» Records shown
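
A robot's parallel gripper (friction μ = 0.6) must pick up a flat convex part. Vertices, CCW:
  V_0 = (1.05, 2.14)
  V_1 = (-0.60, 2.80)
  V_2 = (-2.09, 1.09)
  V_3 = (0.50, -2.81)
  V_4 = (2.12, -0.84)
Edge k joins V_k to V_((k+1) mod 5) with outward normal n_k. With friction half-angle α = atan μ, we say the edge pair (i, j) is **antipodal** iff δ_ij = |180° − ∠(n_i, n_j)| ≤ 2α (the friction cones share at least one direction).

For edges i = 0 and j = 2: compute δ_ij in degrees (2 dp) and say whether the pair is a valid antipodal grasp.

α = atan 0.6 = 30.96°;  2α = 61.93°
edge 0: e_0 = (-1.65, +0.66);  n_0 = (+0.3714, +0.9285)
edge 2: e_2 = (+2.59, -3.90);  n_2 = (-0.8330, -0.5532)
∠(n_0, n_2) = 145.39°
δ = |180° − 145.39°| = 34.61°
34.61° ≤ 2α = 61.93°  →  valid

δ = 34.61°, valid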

» Requirement
Look above for the line holding "V_1 = (-0.60, 2.80)", then set down exactly that line and every line after it up to and including the line holding "Edge k joins", with nothing else.

» Exercise answer
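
  V_1 = (-0.60, 2.80)
  V_2 = (-2.09, 1.09)
  V_3 = (0.50, -2.81)
  V_4 = (2.12, -0.84)
Edge k joins V_k to V_((k+1) mod 5) with outward normal n_k. With friction half-angle α = atan μ, we say the edge pair (i, j) is **antipodal** iff δ_ij = |180° − ∠(n_i, n_j)| ≤ 2α (the friction cones share at least one direction).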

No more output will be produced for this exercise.